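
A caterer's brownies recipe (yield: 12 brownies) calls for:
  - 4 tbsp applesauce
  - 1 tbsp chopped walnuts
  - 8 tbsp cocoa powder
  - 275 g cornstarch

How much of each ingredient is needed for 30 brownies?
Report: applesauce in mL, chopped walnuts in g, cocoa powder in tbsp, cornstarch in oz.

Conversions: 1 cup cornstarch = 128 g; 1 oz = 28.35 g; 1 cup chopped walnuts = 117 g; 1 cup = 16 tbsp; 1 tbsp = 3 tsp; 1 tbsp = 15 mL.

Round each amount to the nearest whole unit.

applesauce: 150 mL; chopped walnuts: 18 g; cocoa powder: 20 tbsp; cornstarch: 24 oz

Scaling factor: 30/12 = 5/2 = 2.5.
applesauce: 4 tbsp × 5/2 × 15 mL/tbsp = 150 mL
chopped walnuts: 1 tbsp × 5/2 ÷ 16 tbsp/cup × 117 g/cup ≈ 18 g
cocoa powder: 8 tbsp × 5/2 = 20 tbsp
cornstarch: 275 g × 5/2 ÷ 28.35 g/oz ≈ 24 oz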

——

Each line in the material above should be repeated exactly.

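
A caterer's brownies recipe (yield: 12 brownies) calls for:
  - 4 tbsp applesauce
  - 1 tbsp chopped walnuts
  - 8 tbsp cocoa powder
  - 275 g cornstarch

How much of each ingredient is needed for 30 brownies?
Report: applesauce in mL, chopped walnuts in g, cocoa powder in tbsp, cornstarch in oz.

Conversions: 1 cup cornstarch = 128 g; 1 oz = 28.35 g; 1 cup chopped walnuts = 117 g; 1 cup = 16 tbsp; 1 tbsp = 3 tsp; 1 tbsp = 15 mL.

Round each amount to the nearest whole unit.

applesauce: 150 mL; chopped walnuts: 18 g; cocoa powder: 20 tbsp; cornstarch: 24 oz

Scaling factor: 30/12 = 5/2 = 2.5.
applesauce: 4 tbsp × 5/2 × 15 mL/tbsp = 150 mL
chopped walnuts: 1 tbsp × 5/2 ÷ 16 tbsp/cup × 117 g/cup ≈ 18 g
cocoa powder: 8 tbsp × 5/2 = 20 tbsp
cornstarch: 275 g × 5/2 ÷ 28.35 g/oz ≈ 24 oz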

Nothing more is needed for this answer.